[Extracted records]
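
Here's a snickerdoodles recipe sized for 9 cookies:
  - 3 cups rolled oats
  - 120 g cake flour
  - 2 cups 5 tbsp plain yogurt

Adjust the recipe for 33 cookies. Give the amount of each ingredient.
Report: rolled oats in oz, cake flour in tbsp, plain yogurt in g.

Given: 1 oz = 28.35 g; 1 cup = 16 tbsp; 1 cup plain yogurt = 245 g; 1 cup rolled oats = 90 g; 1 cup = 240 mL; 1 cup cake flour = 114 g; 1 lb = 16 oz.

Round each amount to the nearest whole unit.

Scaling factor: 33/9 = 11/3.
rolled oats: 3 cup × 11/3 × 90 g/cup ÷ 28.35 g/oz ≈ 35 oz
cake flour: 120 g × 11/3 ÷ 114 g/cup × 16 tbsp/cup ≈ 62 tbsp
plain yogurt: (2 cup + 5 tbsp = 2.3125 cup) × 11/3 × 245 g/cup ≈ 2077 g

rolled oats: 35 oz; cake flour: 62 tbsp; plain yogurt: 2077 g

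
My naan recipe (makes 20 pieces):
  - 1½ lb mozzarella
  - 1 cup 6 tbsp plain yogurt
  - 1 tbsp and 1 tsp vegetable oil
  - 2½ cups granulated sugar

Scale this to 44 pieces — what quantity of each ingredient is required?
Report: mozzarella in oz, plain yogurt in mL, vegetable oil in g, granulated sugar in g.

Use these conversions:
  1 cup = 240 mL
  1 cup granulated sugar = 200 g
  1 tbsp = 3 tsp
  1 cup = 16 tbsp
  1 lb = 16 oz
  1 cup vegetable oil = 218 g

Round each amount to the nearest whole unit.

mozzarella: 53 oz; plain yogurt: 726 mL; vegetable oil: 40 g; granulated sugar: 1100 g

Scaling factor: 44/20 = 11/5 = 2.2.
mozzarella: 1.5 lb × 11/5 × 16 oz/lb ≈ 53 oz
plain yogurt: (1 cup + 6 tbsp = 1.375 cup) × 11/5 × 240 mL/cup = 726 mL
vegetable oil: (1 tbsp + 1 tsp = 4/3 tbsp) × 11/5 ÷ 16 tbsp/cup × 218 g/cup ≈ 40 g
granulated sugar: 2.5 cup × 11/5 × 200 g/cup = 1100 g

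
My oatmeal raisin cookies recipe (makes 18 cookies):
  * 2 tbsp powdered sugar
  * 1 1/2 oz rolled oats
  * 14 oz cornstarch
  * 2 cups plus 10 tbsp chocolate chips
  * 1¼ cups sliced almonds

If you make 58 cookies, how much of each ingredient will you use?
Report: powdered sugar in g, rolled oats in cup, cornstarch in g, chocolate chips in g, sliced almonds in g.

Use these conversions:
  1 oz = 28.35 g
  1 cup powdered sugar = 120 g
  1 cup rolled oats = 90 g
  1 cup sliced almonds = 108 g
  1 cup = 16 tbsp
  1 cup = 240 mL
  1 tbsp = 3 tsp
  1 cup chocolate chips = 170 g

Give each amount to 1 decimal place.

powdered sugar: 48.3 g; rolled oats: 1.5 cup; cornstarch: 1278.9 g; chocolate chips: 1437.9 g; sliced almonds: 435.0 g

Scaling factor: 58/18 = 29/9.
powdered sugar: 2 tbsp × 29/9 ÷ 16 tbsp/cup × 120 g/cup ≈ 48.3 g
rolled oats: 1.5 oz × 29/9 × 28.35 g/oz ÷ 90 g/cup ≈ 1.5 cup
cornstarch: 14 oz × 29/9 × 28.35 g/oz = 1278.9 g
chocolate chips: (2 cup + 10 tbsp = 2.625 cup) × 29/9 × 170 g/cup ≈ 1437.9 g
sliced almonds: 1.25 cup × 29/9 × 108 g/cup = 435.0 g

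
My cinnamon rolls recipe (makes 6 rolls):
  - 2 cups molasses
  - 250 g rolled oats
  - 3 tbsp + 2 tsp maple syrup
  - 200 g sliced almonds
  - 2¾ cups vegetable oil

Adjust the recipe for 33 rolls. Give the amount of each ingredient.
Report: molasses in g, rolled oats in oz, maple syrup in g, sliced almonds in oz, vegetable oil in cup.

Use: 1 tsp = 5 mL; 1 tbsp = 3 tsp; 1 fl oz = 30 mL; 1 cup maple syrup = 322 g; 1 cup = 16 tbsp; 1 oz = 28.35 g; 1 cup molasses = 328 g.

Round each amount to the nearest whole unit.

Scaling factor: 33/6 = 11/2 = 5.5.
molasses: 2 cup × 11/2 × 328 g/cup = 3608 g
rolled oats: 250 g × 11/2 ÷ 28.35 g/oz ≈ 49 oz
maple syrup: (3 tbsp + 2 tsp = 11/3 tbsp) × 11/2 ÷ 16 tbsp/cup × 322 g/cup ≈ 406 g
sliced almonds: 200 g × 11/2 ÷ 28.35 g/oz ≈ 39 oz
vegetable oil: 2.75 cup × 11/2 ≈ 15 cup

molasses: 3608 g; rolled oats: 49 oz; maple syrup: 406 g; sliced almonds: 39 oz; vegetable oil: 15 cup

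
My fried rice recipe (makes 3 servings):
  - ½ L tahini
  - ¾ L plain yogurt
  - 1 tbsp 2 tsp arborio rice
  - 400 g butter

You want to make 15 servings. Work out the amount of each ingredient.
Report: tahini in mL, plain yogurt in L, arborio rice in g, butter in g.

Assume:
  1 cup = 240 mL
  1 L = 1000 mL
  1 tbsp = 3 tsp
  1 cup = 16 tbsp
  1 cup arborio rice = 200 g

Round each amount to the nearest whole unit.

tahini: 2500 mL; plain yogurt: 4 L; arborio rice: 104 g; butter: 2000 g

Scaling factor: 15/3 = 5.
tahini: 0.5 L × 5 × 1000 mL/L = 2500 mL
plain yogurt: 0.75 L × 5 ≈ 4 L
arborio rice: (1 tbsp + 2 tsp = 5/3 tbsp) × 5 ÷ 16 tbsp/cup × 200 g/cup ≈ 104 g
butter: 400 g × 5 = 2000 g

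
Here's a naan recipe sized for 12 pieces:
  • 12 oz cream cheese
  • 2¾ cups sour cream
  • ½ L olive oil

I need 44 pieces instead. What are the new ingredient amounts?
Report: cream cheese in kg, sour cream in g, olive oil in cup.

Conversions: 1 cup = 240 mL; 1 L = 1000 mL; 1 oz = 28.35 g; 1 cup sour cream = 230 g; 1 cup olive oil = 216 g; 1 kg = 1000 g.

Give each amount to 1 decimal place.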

[Your assignment]
Every line in the records above that contains the word "sour" should be copied out.

[Expected answer]
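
  • 2¾ cups sour cream
Report: cream cheese in kg, sour cream in g, olive oil in cup.
Conversions: 1 cup = 240 mL; 1 L = 1000 mL; 1 oz = 28.35 g; 1 cup sour cream = 230 g; 1 cup olive oil = 216 g; 1 kg = 1000 g.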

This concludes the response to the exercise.